YOUR INSTRUCTIONS.
Taking the line containing "A planet with Bond albedo 0.41" as the first and the last line of the entries as the end, reproduce every line between them exactly, including both.

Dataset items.
_ _ _
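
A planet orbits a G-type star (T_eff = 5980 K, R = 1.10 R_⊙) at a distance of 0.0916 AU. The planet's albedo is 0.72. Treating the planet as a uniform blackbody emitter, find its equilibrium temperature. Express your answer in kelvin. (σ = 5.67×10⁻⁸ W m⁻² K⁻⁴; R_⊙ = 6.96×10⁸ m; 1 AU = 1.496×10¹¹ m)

T_eq ≈ 727 K

R_⋆ = 1.10 × 6.96×10⁸ = 7.66×10⁸ m.
d = 0.0916 AU = 1.37×10¹⁰ m.
L = 4πR_⋆²σT_⋆⁴ = 4π(7.66×10⁸)² × 5.67×10⁻⁸ × (5980)⁴ = 5.34×10²⁶ W.
S = L/(4πd²) = 2.26×10⁵ W m⁻².
Energy balance: absorbed = emitted ⇒ πR²·S(1−A) = 4πR²·σT_eq⁴, so T_eq⁴ = S(1−A)/(4σ).
T_eq = [2.26×10⁵ × 0.28 / (4 × 5.67×10⁻⁸)]^(1/4) = (2.79×10¹¹)^(1/4) = 727 K.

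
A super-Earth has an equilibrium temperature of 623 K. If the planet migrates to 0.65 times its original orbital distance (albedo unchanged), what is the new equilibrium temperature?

T_eq ∝ L^(1/4) · d^(−1/2).
T′ = 623 / 0.65^(1/2) = 773 K.

T_eq ≈ 773 K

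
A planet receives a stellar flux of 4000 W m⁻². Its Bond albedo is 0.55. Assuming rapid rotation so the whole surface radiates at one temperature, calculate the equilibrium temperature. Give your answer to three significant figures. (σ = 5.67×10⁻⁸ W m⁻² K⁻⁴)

Energy balance: absorbed = emitted ⇒ πR²·S(1−A) = 4πR²·σT_eq⁴, so T_eq⁴ = S(1−A)/(4σ).
T_eq = [4000 × 0.45 / (4 × 5.67×10⁻⁸)]^(1/4) = (7.94×10⁹)^(1/4) = 298 K.

T_eq ≈ 298 K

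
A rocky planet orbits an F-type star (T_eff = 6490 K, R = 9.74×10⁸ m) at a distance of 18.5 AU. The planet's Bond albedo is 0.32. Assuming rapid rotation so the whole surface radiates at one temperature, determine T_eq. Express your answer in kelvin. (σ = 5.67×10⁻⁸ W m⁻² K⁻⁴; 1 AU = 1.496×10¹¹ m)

T_eq ≈ 78.2 K

d = 18.5 AU = 2.77×10¹² m.
L = 4πR_⋆²σT_⋆⁴ = 4π(9.74×10⁸)² × 5.67×10⁻⁸ × (6490)⁴ = 1.20×10²⁷ W.
S = L/(4πd²) = 12.5 W m⁻².
Energy balance: absorbed = emitted ⇒ πR²·S(1−A) = 4πR²·σT_eq⁴, so T_eq⁴ = S(1−A)/(4σ).
T_eq = [12.5 × 0.68 / (4 × 5.67×10⁻⁸)]^(1/4) = (3.74×10⁷)^(1/4) = 78.2 K.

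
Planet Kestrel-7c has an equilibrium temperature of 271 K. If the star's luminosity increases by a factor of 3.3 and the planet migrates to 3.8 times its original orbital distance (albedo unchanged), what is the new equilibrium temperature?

T_eq ∝ L^(1/4) · d^(−1/2).
T′ = 271 × 3.3^(1/4) / 3.8^(1/2) = 187 K.

T_eq ≈ 187 K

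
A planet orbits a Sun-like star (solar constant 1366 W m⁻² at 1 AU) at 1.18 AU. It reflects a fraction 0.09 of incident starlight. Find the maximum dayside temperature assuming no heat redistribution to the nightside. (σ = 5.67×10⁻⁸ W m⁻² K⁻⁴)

T_ss ≈ 354 K

Flux at 1.18 AU: S = 1366/1.18² = 981 W m⁻².
With no redistribution each surface element balances locally: S(1−A) = σT⁴.
T = [981 × 0.91 / 5.67×10⁻⁸]^(1/4) = (1.57×10¹⁰)^(1/4) = 354 K.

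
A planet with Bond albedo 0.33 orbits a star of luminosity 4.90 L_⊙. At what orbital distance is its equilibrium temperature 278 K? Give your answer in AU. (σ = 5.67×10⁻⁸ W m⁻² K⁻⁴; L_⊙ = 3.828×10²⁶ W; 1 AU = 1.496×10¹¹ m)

d ≈ 1.82 AU

L = 4.90 × 3.828×10²⁶ = 1.88×10²⁷ W.
From T_eq⁴ = L(1−A)/(16πσd²): d = √[L(1−A)/(16πσT_eq⁴)].
d = √[1.88×10²⁷ × 0.67 / (16π × 5.67×10⁻⁸ × (278)⁴)] = 2.72×10¹¹ m = 1.82 AU.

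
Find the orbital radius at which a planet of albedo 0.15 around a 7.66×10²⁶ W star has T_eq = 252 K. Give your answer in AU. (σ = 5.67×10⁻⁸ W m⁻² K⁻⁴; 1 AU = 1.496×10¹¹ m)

From T_eq⁴ = L(1−A)/(16πσd²): d = √[L(1−A)/(16πσT_eq⁴)].
d = √[7.66×10²⁶ × 0.85 / (16π × 5.67×10⁻⁸ × (252)⁴)] = 2.38×10¹¹ m = 1.59 AU.

d ≈ 1.59 AU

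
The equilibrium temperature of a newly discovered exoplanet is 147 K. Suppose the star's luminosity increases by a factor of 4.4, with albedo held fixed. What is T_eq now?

T_eq ∝ L^(1/4) · d^(−1/2).
T′ = 147 × 4.4^(1/4) = 213 K.

T_eq ≈ 213 K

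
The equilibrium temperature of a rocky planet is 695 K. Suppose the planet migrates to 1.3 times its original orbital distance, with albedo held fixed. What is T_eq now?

T_eq ∝ L^(1/4) · d^(−1/2).
T′ = 695 / 1.3^(1/2) = 610 K.

T_eq ≈ 610 K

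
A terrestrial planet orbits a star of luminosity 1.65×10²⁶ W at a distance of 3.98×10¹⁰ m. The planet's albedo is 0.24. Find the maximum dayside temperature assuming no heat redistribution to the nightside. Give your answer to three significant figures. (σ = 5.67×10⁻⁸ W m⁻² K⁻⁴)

Flux: S = L/(4πd²) = 1.65×10²⁶/(4π×(3.98×10¹⁰)²) = 8290 W m⁻².
With no redistribution each surface element balances locally: S(1−A) = σT⁴.
T = [8290 × 0.76 / 5.67×10⁻⁸]^(1/4) = (1.11×10¹¹)^(1/4) = 577 K.

T_ss ≈ 577 K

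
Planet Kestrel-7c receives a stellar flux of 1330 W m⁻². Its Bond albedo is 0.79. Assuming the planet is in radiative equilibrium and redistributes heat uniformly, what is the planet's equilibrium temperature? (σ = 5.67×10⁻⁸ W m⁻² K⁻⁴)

T_eq ≈ 187 K

Energy balance: absorbed = emitted ⇒ πR²·S(1−A) = 4πR²·σT_eq⁴, so T_eq⁴ = S(1−A)/(4σ).
T_eq = [1330 × 0.21 / (4 × 5.67×10⁻⁸)]^(1/4) = (1.23×10⁹)^(1/4) = 187 K.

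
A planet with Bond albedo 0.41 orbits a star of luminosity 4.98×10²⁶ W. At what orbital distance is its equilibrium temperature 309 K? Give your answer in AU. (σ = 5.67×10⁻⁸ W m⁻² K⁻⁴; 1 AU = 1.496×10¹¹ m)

From T_eq⁴ = L(1−A)/(16πσd²): d = √[L(1−A)/(16πσT_eq⁴)].
d = √[4.98×10²⁶ × 0.59 / (16π × 5.67×10⁻⁸ × (309)⁴)] = 1.06×10¹¹ m = 0.711 AU.

d ≈ 0.711 AU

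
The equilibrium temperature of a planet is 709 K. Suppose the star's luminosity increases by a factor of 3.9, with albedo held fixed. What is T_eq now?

T_eq ∝ L^(1/4) · d^(−1/2).
T′ = 709 × 3.9^(1/4) = 996 K.

T_eq ≈ 996 K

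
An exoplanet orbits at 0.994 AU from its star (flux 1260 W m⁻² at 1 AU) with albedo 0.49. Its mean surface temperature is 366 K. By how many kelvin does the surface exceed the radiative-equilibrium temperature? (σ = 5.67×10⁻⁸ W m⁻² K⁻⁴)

ΔT ≈ 134.6 K

S = 1260/0.994² = 1275 W m⁻².
T_eq = [S(1−A)/(4σ)]^(1/4) = [1275×0.51/(4×5.67×10⁻⁸)]^(1/4) = 231.4 K.
ΔT = T_surf − T_eq = 366 − 231.4.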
_ _ _
OUTPUT OF THE TASK.
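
A planet with Bond albedo 0.41 orbits a star of luminosity 4.98×10²⁶ W. At what orbital distance is its equilibrium temperature 309 K? Give your answer in AU. (σ = 5.67×10⁻⁸ W m⁻² K⁻⁴; 1 AU = 1.496×10¹¹ m)

From T_eq⁴ = L(1−A)/(16πσd²): d = √[L(1−A)/(16πσT_eq⁴)].
d = √[4.98×10²⁶ × 0.59 / (16π × 5.67×10⁻⁸ × (309)⁴)] = 1.06×10¹¹ m = 0.711 AU.

d ≈ 0.711 AU

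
The equilibrium temperature of a planet is 709 K. Suppose the star's luminosity increases by a factor of 3.9, with albedo held fixed. What is T_eq now?

T_eq ∝ L^(1/4) · d^(−1/2).
T′ = 709 × 3.9^(1/4) = 996 K.

T_eq ≈ 996 K

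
An exoplanet orbits at 0.994 AU from its star (flux 1260 W m⁻² at 1 AU) with albedo 0.49. Its mean surface temperature is 366 K. By how many kelvin does the surface exceed the radiative-equilibrium temperature? (σ = 5.67×10⁻⁸ W m⁻² K⁻⁴)

ΔT ≈ 134.6 K

S = 1260/0.994² = 1275 W m⁻².
T_eq = [S(1−A)/(4σ)]^(1/4) = [1275×0.51/(4×5.67×10⁻⁸)]^(1/4) = 231.4 K.
ΔT = T_surf − T_eq = 366 − 231.4.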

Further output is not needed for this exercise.